The answer should be an exact copy of the lines from the line with "Initial levels: [1, 10, 11, 3, 2]" through the last line of the entries, and no other lines.

[[ EXCERPTED DATA open ]]

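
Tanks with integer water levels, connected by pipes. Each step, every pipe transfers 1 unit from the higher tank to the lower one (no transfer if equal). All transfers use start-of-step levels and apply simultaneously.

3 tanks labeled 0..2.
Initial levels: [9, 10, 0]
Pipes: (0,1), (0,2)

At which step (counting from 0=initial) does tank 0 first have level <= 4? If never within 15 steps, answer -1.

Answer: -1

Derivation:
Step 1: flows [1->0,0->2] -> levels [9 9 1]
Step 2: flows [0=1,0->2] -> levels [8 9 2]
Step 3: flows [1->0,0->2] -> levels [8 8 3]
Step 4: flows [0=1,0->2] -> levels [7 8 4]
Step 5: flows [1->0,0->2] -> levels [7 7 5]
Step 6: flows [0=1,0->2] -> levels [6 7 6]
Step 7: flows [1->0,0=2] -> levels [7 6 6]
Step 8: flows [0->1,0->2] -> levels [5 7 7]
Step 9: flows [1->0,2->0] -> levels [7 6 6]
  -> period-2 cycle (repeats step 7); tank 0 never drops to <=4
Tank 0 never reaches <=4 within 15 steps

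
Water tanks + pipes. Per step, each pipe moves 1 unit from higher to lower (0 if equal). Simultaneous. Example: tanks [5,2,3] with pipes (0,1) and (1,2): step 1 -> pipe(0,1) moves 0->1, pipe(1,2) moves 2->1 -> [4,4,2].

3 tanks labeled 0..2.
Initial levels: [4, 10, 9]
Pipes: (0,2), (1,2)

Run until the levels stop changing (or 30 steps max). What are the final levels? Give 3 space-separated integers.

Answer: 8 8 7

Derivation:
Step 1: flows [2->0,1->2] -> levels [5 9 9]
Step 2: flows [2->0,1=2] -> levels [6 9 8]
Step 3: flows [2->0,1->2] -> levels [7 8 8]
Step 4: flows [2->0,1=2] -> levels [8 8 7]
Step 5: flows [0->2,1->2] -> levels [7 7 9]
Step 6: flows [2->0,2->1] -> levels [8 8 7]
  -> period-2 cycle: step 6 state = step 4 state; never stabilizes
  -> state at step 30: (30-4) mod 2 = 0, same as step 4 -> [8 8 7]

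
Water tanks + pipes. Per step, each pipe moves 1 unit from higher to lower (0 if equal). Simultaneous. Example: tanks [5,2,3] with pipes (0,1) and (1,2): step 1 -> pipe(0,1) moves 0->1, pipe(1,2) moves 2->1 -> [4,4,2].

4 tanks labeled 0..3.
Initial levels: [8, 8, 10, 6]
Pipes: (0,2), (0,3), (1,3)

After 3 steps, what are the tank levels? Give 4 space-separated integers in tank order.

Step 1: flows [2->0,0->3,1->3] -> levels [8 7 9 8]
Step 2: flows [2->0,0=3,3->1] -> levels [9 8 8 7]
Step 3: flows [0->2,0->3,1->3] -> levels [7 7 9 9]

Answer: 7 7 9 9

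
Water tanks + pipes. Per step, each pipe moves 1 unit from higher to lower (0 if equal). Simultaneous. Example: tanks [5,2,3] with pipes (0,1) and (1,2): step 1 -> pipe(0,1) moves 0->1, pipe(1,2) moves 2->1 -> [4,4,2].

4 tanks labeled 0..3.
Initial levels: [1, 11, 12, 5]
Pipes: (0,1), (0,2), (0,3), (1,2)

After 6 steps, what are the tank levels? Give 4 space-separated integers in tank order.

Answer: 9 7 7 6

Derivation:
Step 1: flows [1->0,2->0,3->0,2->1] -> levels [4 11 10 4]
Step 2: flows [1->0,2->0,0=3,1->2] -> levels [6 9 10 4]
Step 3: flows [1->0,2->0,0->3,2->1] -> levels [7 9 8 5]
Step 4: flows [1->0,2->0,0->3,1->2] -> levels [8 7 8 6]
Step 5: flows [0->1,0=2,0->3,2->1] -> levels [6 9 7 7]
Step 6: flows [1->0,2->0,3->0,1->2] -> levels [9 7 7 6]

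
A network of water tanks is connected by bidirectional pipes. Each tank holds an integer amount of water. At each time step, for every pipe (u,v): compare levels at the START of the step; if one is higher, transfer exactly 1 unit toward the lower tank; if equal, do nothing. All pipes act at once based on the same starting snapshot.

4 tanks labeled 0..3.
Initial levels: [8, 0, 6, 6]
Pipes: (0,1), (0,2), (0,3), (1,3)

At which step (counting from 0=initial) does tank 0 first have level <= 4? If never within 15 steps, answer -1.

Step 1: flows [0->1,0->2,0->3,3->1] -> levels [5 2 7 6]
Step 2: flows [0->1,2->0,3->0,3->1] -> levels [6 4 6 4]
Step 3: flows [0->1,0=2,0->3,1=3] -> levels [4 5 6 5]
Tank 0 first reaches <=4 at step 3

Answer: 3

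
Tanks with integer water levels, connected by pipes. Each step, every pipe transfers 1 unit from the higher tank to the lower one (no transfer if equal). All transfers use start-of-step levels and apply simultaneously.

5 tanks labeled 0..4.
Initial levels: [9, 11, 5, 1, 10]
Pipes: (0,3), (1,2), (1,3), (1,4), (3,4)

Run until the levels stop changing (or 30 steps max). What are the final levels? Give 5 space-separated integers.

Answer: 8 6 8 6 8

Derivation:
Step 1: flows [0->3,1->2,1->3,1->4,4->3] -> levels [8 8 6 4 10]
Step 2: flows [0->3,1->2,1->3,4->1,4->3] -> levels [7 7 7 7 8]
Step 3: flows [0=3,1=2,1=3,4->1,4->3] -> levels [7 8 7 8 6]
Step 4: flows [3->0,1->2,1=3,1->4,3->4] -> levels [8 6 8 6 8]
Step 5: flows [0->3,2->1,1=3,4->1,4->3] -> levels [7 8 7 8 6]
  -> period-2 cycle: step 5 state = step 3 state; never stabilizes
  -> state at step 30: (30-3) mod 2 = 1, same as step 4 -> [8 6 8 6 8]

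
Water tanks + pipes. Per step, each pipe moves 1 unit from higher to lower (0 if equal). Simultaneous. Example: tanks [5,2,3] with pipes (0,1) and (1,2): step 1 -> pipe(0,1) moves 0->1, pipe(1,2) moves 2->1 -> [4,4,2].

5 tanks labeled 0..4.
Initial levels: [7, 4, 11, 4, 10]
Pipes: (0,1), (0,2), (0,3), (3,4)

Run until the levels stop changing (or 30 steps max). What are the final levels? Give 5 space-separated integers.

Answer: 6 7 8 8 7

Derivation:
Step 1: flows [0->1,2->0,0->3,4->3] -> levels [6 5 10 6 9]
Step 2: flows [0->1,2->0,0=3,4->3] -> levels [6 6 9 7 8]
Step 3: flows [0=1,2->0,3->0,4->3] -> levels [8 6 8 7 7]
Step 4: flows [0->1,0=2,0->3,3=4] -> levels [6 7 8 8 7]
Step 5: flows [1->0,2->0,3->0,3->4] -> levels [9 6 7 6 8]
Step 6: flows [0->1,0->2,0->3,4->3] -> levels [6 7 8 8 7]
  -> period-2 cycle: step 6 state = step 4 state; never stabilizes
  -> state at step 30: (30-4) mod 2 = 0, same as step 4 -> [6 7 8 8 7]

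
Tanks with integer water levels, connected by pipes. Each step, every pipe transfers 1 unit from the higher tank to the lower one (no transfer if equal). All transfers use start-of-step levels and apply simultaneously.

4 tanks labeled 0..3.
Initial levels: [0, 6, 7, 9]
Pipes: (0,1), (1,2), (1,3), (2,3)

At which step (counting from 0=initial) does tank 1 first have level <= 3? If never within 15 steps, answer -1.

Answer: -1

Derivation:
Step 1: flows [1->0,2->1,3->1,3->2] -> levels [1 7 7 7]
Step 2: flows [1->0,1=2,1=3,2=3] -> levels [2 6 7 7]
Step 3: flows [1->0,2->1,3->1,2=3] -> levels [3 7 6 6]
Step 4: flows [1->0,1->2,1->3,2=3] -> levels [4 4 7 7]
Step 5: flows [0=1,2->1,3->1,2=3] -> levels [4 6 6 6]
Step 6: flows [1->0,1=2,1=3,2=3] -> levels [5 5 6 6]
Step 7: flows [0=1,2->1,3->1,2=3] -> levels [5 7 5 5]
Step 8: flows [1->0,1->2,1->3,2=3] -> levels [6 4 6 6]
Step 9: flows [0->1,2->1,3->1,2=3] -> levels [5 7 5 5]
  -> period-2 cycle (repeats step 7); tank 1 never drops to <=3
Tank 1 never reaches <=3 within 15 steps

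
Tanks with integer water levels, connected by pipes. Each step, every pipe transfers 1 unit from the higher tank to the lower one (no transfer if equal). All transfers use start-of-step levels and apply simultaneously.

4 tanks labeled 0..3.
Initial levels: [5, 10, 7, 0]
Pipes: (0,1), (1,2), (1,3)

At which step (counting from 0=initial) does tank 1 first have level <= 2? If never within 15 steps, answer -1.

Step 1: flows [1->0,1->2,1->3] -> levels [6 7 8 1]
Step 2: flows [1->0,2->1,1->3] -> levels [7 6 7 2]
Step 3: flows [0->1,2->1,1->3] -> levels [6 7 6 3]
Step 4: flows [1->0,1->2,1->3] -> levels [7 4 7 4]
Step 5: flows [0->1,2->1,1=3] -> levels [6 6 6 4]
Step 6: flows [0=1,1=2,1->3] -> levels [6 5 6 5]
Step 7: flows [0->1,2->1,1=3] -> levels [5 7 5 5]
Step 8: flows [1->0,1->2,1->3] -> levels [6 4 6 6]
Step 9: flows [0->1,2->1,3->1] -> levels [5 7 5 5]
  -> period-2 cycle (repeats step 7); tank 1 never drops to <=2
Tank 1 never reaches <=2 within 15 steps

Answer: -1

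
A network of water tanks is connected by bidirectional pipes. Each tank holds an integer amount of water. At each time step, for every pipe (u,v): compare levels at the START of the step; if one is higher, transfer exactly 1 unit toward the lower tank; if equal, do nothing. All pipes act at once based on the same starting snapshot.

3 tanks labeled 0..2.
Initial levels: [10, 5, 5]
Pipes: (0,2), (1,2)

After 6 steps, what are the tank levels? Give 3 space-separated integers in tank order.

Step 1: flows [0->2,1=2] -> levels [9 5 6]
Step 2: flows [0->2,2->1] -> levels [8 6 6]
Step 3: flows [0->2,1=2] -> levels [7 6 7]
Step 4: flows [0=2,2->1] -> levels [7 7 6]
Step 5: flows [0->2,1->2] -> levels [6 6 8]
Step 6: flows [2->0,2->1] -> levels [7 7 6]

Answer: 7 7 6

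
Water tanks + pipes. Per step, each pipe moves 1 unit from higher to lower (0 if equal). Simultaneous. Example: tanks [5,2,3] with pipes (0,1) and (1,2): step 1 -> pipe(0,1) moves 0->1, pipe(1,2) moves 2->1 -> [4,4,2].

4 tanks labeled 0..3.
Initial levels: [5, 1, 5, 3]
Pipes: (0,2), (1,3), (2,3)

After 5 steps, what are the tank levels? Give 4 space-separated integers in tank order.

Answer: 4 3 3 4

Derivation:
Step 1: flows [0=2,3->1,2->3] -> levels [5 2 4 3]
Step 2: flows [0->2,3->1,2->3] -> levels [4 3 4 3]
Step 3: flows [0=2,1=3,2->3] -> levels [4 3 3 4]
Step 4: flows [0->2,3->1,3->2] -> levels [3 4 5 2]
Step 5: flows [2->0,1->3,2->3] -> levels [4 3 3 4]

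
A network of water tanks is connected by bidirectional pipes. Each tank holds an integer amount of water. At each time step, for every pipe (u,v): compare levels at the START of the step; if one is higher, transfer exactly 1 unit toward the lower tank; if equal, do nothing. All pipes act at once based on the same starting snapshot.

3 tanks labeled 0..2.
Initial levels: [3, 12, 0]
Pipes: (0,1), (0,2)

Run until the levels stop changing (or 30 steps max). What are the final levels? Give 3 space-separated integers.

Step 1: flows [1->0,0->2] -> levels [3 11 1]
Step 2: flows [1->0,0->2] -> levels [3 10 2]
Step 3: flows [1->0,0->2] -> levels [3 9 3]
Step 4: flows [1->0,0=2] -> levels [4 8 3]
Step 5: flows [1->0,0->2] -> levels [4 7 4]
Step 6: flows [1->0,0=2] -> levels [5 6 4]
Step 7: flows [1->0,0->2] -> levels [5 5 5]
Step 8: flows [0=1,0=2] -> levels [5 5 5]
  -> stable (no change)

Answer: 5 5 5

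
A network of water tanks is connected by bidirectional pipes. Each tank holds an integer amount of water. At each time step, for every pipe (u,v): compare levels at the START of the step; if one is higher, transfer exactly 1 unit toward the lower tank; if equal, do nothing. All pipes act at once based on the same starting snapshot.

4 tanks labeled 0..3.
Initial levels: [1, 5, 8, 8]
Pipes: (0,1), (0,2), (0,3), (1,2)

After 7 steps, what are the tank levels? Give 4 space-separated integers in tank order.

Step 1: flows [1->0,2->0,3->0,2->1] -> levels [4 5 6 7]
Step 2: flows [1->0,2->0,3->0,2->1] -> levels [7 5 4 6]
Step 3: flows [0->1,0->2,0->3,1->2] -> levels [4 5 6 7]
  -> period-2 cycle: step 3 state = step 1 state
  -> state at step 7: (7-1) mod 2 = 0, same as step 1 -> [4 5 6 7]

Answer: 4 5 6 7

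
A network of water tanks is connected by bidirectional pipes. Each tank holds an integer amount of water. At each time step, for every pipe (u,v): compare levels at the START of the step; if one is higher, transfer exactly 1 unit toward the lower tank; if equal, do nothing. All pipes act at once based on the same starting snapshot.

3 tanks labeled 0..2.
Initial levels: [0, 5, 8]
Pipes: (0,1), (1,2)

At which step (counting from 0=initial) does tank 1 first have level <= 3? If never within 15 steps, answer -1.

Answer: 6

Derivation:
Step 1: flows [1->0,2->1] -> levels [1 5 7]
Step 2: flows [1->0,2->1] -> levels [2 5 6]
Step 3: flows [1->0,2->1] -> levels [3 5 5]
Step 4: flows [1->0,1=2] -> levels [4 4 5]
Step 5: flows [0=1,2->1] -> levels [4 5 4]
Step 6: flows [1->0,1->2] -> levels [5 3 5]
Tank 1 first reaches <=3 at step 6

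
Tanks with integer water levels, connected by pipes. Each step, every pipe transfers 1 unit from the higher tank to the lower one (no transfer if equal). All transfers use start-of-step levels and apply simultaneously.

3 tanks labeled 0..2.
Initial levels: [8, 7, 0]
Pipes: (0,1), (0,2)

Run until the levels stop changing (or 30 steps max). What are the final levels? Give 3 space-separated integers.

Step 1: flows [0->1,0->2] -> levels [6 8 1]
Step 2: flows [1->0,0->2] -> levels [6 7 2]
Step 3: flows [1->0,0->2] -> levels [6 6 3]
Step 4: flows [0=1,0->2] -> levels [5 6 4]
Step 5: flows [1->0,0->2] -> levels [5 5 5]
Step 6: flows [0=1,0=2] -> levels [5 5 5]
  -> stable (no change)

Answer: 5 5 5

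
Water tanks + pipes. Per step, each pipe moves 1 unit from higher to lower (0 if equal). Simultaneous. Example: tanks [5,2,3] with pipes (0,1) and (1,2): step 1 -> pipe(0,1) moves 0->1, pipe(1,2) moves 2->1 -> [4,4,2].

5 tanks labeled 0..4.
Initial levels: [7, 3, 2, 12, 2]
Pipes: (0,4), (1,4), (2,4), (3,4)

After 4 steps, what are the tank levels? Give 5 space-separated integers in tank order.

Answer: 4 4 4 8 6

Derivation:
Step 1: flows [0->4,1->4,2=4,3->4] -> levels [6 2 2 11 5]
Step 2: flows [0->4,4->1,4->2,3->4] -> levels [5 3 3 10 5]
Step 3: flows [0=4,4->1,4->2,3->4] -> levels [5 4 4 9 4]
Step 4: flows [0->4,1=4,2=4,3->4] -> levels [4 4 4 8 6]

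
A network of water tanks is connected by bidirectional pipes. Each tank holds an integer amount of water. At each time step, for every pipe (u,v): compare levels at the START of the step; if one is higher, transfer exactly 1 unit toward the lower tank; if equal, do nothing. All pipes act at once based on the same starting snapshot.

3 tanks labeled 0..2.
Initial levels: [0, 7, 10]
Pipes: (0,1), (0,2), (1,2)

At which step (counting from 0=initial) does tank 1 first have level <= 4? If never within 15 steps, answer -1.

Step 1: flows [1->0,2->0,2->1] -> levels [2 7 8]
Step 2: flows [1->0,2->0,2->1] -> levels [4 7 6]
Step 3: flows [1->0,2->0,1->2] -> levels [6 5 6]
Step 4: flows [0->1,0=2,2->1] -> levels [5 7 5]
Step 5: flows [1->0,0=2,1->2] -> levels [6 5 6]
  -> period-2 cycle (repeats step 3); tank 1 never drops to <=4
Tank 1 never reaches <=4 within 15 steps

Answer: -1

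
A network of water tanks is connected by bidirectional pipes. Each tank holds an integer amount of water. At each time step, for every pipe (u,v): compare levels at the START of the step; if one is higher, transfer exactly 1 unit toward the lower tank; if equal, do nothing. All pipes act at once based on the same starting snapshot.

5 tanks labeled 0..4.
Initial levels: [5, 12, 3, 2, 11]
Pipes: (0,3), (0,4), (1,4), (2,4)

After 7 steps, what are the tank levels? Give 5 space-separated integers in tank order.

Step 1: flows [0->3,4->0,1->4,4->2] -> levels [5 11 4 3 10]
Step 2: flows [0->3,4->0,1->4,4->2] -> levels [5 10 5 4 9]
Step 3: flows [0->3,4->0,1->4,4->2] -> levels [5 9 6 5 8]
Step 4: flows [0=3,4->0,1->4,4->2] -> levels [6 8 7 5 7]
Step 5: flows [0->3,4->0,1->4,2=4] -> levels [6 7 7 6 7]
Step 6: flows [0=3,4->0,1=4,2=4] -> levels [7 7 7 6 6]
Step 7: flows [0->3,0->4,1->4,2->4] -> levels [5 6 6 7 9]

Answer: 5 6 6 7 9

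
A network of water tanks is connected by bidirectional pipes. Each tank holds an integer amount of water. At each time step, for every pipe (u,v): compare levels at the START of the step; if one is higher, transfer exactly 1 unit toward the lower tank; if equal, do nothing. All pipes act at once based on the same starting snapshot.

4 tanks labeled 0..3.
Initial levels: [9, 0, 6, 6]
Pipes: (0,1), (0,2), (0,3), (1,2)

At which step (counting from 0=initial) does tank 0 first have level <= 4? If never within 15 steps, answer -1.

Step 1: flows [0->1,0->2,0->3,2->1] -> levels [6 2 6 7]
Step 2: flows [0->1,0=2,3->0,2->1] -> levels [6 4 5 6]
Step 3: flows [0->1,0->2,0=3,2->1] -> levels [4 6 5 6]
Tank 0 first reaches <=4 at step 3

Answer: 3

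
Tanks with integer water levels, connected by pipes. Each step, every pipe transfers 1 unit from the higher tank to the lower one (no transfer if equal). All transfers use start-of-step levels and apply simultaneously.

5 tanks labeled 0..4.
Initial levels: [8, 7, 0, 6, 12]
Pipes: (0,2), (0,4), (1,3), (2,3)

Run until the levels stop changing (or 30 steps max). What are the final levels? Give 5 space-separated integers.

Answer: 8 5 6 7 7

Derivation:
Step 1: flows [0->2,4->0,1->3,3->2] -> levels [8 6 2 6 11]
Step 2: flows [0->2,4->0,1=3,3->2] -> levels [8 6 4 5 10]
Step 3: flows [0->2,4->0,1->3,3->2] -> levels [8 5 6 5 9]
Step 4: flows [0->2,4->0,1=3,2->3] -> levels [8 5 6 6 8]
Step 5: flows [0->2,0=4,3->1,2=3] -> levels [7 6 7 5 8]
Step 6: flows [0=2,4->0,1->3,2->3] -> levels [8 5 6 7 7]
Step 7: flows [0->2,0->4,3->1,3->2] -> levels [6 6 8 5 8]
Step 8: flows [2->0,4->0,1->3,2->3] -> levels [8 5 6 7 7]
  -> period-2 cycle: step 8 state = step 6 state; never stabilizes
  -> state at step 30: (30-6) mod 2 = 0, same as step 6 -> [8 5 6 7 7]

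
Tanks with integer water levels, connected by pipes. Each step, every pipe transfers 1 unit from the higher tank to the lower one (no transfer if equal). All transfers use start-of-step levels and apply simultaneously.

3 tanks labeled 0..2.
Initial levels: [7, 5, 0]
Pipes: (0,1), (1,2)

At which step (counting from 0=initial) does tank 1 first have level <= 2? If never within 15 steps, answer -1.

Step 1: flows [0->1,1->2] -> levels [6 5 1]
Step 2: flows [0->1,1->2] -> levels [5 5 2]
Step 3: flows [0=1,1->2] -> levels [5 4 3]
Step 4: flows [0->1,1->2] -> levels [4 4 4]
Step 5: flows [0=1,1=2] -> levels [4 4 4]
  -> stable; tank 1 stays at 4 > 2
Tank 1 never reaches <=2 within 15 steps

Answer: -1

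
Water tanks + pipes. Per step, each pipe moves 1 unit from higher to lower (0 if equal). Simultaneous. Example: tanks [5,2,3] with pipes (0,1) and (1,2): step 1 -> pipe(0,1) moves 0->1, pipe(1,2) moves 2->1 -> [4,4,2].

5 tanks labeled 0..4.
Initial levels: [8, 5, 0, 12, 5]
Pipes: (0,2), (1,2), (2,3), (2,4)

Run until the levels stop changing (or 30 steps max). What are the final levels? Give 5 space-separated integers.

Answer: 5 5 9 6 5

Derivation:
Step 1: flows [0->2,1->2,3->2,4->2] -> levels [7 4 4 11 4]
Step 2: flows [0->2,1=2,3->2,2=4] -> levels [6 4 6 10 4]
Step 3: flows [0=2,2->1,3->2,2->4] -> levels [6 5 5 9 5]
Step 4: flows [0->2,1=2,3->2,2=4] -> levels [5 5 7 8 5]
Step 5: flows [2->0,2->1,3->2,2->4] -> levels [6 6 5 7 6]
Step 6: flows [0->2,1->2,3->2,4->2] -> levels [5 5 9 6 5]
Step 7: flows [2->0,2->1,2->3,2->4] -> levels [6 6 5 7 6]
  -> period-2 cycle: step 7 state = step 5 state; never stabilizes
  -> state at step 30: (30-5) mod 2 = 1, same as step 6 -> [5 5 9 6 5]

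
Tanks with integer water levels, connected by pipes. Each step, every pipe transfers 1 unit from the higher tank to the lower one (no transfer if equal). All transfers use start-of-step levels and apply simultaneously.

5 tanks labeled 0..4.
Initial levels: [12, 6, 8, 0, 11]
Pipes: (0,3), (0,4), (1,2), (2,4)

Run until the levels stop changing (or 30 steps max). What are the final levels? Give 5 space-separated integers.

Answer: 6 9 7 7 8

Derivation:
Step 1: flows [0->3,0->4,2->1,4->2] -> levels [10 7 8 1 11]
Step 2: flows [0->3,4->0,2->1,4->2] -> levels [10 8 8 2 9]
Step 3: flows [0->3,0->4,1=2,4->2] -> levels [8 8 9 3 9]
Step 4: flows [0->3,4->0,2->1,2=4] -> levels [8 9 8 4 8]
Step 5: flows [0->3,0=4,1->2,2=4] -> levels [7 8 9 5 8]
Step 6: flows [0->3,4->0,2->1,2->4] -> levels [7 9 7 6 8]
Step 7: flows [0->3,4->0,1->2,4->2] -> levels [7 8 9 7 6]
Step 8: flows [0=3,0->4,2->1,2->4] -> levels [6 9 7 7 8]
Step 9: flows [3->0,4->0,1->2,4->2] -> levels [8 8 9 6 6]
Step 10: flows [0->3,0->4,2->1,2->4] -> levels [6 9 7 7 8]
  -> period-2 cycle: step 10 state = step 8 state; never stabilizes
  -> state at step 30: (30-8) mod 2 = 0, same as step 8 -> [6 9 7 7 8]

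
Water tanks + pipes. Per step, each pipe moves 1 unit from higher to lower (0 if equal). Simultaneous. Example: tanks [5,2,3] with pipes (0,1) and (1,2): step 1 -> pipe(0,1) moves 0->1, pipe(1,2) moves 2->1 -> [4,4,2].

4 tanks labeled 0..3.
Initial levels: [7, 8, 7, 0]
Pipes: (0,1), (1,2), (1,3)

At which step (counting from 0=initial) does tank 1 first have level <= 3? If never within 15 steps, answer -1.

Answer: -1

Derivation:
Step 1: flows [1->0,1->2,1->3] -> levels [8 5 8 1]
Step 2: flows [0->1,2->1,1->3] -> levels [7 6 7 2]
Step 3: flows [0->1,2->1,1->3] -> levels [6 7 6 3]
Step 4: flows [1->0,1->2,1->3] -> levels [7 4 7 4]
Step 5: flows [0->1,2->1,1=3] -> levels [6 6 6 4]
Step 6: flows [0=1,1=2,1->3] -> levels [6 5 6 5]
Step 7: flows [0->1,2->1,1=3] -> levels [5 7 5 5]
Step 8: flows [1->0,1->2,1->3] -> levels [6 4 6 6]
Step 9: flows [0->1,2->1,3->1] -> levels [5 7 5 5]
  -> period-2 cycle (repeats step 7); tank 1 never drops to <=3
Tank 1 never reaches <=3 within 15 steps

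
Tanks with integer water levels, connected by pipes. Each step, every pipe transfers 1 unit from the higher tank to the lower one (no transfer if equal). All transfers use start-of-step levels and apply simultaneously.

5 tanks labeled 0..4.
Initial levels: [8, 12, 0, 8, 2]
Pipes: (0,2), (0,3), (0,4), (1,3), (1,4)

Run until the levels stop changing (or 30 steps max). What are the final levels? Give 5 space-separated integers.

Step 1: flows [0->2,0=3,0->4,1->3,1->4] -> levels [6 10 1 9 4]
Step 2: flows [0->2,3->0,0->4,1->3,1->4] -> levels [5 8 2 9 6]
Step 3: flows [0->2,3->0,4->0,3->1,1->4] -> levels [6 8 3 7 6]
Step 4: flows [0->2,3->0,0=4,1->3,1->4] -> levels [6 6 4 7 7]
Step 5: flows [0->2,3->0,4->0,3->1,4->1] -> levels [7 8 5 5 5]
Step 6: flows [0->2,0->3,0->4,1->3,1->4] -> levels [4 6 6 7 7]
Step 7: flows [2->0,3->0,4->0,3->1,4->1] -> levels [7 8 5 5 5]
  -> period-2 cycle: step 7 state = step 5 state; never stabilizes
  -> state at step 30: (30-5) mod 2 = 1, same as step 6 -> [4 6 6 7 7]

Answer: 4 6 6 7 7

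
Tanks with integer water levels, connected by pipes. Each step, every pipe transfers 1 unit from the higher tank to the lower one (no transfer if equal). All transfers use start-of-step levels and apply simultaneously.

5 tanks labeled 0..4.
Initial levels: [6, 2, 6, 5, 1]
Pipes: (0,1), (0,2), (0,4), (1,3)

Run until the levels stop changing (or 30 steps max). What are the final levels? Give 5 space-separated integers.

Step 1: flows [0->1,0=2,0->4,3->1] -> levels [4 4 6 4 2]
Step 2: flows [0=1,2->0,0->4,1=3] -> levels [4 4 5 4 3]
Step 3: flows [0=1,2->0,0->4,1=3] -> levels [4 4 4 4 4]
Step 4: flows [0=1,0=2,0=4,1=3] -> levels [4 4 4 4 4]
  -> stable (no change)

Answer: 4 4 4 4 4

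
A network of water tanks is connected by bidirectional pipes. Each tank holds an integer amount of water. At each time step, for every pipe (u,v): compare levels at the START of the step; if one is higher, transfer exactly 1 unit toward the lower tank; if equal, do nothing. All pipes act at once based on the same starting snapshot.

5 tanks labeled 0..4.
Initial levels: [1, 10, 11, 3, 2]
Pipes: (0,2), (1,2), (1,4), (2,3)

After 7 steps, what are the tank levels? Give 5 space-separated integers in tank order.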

[[ EXCERPTED DATA closed ]]

THE COMPLETED TASK:
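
Initial levels: [1, 10, 11, 3, 2]
Pipes: (0,2), (1,2), (1,4), (2,3)

After 7 steps, what are the tank levels? Give 5 space-separated integers in tank order.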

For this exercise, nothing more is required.